(Saved entries)
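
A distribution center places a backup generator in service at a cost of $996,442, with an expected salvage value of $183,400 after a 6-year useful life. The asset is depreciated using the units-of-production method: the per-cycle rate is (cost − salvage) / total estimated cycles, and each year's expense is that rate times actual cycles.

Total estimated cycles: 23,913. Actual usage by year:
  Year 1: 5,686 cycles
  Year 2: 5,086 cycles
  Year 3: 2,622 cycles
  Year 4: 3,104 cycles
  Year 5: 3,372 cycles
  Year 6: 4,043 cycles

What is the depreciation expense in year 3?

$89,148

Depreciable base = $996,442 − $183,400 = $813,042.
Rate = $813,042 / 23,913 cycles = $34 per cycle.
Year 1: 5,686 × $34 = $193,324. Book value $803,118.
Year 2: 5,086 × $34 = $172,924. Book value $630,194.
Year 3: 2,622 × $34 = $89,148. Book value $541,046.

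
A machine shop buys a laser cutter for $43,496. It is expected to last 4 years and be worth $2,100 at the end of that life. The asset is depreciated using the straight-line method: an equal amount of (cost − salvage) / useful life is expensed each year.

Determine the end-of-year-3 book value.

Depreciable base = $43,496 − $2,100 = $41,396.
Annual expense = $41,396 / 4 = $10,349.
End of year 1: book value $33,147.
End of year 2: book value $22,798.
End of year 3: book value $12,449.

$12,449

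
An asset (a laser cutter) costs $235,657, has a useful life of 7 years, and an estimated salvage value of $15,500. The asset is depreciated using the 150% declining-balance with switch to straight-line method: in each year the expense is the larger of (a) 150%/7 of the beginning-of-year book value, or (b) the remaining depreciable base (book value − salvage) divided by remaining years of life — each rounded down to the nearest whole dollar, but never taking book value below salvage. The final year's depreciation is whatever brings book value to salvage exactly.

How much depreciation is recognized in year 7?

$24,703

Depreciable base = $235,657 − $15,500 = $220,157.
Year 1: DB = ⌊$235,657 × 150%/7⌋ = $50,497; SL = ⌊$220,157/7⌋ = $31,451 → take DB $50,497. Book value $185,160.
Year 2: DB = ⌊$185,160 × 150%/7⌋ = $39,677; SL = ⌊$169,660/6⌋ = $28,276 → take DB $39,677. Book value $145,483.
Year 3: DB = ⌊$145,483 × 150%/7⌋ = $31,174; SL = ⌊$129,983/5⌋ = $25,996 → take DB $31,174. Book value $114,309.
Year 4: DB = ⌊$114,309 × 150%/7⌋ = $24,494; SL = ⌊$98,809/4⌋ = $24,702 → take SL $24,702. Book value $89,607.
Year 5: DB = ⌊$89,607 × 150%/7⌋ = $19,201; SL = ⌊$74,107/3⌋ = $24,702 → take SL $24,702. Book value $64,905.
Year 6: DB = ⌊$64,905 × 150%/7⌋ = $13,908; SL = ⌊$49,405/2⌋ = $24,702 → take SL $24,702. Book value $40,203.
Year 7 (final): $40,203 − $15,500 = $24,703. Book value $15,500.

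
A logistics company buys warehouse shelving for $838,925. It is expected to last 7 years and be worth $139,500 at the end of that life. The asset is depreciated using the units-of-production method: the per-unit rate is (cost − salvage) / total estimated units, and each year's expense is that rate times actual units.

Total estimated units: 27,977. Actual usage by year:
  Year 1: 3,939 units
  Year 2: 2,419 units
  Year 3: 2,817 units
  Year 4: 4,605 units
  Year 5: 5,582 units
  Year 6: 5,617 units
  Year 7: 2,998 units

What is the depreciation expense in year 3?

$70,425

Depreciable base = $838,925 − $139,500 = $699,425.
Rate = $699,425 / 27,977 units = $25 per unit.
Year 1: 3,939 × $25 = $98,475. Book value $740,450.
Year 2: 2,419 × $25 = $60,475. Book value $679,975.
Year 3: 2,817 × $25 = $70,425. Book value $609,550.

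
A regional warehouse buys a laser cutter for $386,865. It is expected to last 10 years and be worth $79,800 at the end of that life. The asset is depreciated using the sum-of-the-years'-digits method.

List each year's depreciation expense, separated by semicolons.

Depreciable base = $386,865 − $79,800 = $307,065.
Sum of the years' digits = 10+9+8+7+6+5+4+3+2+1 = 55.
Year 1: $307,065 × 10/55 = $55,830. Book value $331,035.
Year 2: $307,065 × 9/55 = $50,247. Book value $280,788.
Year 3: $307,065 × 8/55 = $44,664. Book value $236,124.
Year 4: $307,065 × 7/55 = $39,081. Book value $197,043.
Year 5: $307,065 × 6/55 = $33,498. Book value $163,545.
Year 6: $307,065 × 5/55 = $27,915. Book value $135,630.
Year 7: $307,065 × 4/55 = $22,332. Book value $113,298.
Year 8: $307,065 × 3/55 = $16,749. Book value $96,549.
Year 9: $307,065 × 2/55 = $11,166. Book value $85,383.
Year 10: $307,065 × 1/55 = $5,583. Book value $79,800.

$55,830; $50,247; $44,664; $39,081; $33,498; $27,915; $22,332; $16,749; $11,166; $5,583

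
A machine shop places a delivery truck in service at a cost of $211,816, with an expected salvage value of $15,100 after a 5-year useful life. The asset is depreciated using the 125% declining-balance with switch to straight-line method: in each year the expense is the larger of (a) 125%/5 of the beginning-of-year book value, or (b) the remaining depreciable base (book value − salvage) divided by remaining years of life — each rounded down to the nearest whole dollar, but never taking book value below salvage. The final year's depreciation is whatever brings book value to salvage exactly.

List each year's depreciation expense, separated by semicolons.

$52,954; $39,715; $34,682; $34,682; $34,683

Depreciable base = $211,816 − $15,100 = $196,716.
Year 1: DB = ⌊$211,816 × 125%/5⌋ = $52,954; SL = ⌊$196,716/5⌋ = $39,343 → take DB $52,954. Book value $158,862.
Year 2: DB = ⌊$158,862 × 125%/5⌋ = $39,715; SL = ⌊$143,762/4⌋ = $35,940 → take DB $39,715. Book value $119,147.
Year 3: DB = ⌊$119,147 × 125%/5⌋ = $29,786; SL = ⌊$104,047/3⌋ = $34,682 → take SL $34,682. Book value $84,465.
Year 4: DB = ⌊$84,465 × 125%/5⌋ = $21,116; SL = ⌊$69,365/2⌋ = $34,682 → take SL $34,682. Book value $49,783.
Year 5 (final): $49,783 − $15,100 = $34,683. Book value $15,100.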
---
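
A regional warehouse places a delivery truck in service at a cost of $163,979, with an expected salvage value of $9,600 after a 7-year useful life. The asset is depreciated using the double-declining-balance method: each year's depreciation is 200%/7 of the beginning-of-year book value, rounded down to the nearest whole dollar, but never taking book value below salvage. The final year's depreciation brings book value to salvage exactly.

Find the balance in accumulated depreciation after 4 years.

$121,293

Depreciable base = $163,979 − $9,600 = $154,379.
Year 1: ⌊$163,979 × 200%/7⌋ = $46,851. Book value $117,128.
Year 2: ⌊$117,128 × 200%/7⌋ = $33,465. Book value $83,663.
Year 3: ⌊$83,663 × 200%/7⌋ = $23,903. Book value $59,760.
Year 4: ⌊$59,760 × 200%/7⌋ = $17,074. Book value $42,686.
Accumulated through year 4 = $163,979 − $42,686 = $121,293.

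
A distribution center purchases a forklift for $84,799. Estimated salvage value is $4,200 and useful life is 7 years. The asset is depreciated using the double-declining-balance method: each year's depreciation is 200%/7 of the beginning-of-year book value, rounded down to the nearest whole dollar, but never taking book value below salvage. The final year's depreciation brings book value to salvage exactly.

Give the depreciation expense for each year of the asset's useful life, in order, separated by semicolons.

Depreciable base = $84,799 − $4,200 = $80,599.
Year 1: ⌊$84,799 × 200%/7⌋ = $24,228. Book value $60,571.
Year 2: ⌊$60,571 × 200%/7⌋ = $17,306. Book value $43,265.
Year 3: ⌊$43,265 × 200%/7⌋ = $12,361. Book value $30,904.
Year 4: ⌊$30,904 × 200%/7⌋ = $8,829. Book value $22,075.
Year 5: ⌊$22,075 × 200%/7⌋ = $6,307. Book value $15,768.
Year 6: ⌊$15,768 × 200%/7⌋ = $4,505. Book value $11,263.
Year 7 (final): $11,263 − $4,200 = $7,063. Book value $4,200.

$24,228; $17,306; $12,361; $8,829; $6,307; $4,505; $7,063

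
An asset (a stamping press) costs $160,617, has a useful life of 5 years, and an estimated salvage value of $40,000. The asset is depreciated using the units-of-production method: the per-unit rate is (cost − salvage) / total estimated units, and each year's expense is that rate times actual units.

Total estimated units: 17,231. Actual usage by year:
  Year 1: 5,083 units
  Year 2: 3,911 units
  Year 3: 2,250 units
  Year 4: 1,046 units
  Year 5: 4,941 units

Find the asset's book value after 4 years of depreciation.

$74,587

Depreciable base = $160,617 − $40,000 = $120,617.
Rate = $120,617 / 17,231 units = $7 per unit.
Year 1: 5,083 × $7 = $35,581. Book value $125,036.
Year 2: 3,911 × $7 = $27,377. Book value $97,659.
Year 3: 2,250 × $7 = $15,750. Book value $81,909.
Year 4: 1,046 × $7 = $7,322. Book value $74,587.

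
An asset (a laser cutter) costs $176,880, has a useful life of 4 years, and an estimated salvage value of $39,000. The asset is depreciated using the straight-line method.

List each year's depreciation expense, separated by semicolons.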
==
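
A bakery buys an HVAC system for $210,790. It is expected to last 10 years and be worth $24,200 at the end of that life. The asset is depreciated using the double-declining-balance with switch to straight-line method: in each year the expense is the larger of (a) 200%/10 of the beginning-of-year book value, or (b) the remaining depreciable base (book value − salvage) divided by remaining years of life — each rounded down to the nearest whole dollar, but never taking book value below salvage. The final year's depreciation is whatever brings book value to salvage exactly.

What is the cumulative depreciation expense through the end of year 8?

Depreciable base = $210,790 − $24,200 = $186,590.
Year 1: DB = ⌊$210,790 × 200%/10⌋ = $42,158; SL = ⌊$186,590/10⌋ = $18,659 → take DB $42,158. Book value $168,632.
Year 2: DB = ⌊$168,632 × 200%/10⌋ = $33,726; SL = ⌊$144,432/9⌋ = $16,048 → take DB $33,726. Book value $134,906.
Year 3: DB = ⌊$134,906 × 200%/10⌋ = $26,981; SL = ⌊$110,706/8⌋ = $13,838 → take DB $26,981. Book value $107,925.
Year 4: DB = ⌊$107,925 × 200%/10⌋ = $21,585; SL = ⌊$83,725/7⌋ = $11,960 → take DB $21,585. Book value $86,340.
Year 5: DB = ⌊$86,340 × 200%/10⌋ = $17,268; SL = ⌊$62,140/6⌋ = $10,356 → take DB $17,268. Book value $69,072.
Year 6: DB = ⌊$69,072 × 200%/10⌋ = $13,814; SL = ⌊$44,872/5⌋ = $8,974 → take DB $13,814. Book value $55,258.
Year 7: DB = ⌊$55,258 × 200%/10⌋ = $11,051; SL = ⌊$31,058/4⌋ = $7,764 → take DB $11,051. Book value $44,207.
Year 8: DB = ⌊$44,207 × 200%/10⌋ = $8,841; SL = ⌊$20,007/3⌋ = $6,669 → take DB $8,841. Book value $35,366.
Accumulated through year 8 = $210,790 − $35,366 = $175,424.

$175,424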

■ Directions for this task
Examine the records and pull out every line where the string "usage" occurs.

■ Response box
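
Total estimated cycles: 23,913. Actual usage by year:
Total estimated units: 27,977. Actual usage by year:
Total estimated units: 17,231. Actual usage by year: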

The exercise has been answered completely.